[SOURCE INFORMATION Boundary: Start]
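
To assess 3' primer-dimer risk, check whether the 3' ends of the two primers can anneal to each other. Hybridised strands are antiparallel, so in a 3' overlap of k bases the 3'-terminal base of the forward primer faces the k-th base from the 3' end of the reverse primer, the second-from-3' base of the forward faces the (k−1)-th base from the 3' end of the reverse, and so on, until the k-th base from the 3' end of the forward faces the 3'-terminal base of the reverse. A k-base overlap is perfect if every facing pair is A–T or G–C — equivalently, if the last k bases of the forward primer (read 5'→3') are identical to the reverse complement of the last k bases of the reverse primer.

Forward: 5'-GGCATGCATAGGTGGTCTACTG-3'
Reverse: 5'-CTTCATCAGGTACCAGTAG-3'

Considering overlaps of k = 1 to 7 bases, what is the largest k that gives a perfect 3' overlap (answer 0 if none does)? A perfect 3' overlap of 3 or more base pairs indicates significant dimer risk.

Longest perfect overlap: 6 complementary base pairs; significant dimer risk (threshold 3).

Last 7 bases (5'→3') — forward …TCTACTG, reverse …CCAGTAG.
Reverse complement of the reverse primer's last 7 bases: CTACTGG; its first k bases are the reverse complement of the reverse primer's last k bases, so a perfect k-base overlap needs the forward primer's last k bases to equal them.
Comparing (forward last k vs required): k=1: G vs C ✗; k=2: TG vs CT ✗; k=3: CTG vs CTA ✗; k=4: ACTG vs CTAC ✗; k=5: TACTG vs CTACT ✗; k=6: CTACTG vs CTACTG ✓; k=7: TCTACTG vs CTACTGG ✗.
Only k = 6 is perfect, so the longest perfect 3' overlap is 6.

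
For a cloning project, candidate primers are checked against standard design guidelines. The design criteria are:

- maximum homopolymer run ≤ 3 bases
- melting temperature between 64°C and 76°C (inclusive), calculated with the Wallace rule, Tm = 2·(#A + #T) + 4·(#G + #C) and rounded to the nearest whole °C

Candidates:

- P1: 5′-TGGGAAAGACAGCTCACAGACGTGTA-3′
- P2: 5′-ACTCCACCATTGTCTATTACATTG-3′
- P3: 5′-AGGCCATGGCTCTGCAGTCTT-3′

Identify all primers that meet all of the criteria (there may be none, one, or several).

P2 and P3.

P1 (26 nt, A=9 T=4 G=8 C=5): longest run = 3 ✓; Tm = 2·13 + 4·13 = 78°C, outside 64–76°C ✗ — fails.
P2 (24 nt, A=6 T=9 G=2 C=7): longest run = 2 ✓; Tm = 2·15 + 4·9 = 66°C ✓ — passes.
P3 (21 nt, A=3 T=6 G=6 C=6): longest run = 2 ✓; Tm = 2·9 + 4·12 = 66°C ✓ — passes.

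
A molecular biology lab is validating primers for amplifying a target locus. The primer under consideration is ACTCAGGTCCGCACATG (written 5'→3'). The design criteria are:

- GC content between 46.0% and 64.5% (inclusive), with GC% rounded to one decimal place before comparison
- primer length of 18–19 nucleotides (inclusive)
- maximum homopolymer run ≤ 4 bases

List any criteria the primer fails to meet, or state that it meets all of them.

Base counts: A=4, T=3, G=4, C=6 (length 17).
GC content: GC 10/17 = 58.8% ✓
length: length 17, outside 18–19 ✗
homopolymer run: longest run = 2 ✓

Fails: length.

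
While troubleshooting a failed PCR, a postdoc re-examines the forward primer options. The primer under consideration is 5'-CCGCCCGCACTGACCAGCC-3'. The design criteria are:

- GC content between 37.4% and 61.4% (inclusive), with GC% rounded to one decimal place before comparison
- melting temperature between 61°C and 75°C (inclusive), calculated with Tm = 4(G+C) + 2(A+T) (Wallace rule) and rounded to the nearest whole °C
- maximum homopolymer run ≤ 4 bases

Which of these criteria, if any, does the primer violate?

Base counts: A=3, T=1, G=4, C=11 (length 19).
GC content: GC 15/19 = 78.9%, outside 37.4–61.4% ✗
Tm: Tm = 2·4 + 4·15 = 68°C ✓
homopolymer run: longest run = 3 ✓

Fails: GC content.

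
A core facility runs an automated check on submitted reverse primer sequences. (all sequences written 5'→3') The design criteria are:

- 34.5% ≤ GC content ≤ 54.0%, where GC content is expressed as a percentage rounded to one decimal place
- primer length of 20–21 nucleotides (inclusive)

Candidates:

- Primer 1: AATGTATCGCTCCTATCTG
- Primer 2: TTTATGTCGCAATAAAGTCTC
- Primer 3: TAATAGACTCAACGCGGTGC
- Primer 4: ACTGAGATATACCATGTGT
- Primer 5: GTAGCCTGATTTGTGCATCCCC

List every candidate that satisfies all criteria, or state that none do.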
[SOURCE INFORMATION Boundary: End]
Reproduce the listing above exactly.

● **WRITTEN ANSWER**
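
To assess 3' primer-dimer risk, check whether the 3' ends of the two primers can anneal to each other. Hybridised strands are antiparallel, so in a 3' overlap of k bases the 3'-terminal base of the forward primer faces the k-th base from the 3' end of the reverse primer, the second-from-3' base of the forward faces the (k−1)-th base from the 3' end of the reverse, and so on, until the k-th base from the 3' end of the forward faces the 3'-terminal base of the reverse. A k-base overlap is perfect if every facing pair is A–T or G–C — equivalently, if the last k bases of the forward primer (read 5'→3') are identical to the reverse complement of the last k bases of the reverse primer.

Forward: 5'-GGCATGCATAGGTGGTCTACTG-3'
Reverse: 5'-CTTCATCAGGTACCAGTAG-3'

Considering overlaps of k = 1 to 7 bases, what is the largest k that gives a perfect 3' overlap (answer 0 if none does)? A perfect 3' overlap of 3 or more base pairs indicates significant dimer risk.

Longest perfect overlap: 6 complementary base pairs; significant dimer risk (threshold 3).

Last 7 bases (5'→3') — forward …TCTACTG, reverse …CCAGTAG.
Reverse complement of the reverse primer's last 7 bases: CTACTGG; its first k bases are the reverse complement of the reverse primer's last k bases, so a perfect k-base overlap needs the forward primer's last k bases to equal them.
Comparing (forward last k vs required): k=1: G vs C ✗; k=2: TG vs CT ✗; k=3: CTG vs CTA ✗; k=4: ACTG vs CTAC ✗; k=5: TACTG vs CTACT ✗; k=6: CTACTG vs CTACTG ✓; k=7: TCTACTG vs CTACTGG ✗.
Only k = 6 is perfect, so the longest perfect 3' overlap is 6.

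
For a cloning project, candidate primers are checked against standard design guidelines. The design criteria are:

- maximum homopolymer run ≤ 3 bases
- melting temperature between 64°C and 76°C (inclusive), calculated with the Wallace rule, Tm = 2·(#A + #T) + 4·(#G + #C) and rounded to the nearest whole °C

Candidates:

- P1: 5′-TGGGAAAGACAGCTCACAGACGTGTA-3′
- P2: 5′-ACTCCACCATTGTCTATTACATTG-3′
- P3: 5′-AGGCCATGGCTCTGCAGTCTT-3′

Identify all primers that meet all of the criteria (there may be none, one, or several).

P2 and P3.

P1 (26 nt, A=9 T=4 G=8 C=5): longest run = 3 ✓; Tm = 2·13 + 4·13 = 78°C, outside 64–76°C ✗ — fails.
P2 (24 nt, A=6 T=9 G=2 C=7): longest run = 2 ✓; Tm = 2·15 + 4·9 = 66°C ✓ — passes.
P3 (21 nt, A=3 T=6 G=6 C=6): longest run = 2 ✓; Tm = 2·9 + 4·12 = 66°C ✓ — passes.

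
A molecular biology lab is validating primers for amplifying a target locus. The primer under consideration is ACTCAGGTCCGCACATG (written 5'→3'). The design criteria are:

- GC content between 46.0% and 64.5% (inclusive), with GC% rounded to one decimal place before comparison
- primer length of 18–19 nucleotides (inclusive)
- maximum homopolymer run ≤ 4 bases

List any criteria the primer fails to meet, or state that it meets all of them.

Base counts: A=4, T=3, G=4, C=6 (length 17).
GC content: GC 10/17 = 58.8% ✓
length: length 17, outside 18–19 ✗
homopolymer run: longest run = 2 ✓

Fails: length.

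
While troubleshooting a failed PCR, a postdoc re-examines the forward primer options. The primer under consideration is 5'-CCGCCCGCACTGACCAGCC-3'. The design criteria are:

- GC content between 37.4% and 61.4% (inclusive), with GC% rounded to one decimal place before comparison
- melting temperature between 61°C and 75°C (inclusive), calculated with Tm = 4(G+C) + 2(A+T) (Wallace rule) and rounded to the nearest whole °C
- maximum homopolymer run ≤ 4 bases

Which of these criteria, if any, does the primer violate?

Base counts: A=3, T=1, G=4, C=11 (length 19).
GC content: GC 15/19 = 78.9%, outside 37.4–61.4% ✗
Tm: Tm = 2·4 + 4·15 = 68°C ✓
homopolymer run: longest run = 3 ✓

Fails: GC content.

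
A core facility runs an automated check on submitted reverse primer sequences. (all sequences written 5'→3') The design criteria are:

- 34.5% ≤ GC content ≤ 54.0%, where GC content is expressed as a percentage rounded to one decimal place
- primer length of 20–21 nucleotides (inclusive)

Candidates:

- Primer 1: AATGTATCGCTCCTATCTG
- Primer 2: TTTATGTCGCAATAAAGTCTC
- Primer 3: TAATAGACTCAACGCGGTGC
- Primer 4: ACTGAGATATACCATGTGT
- Primer 5: GTAGCCTGATTTGTGCATCCCC

List every candidate that satisfies all criteria, or state that none do.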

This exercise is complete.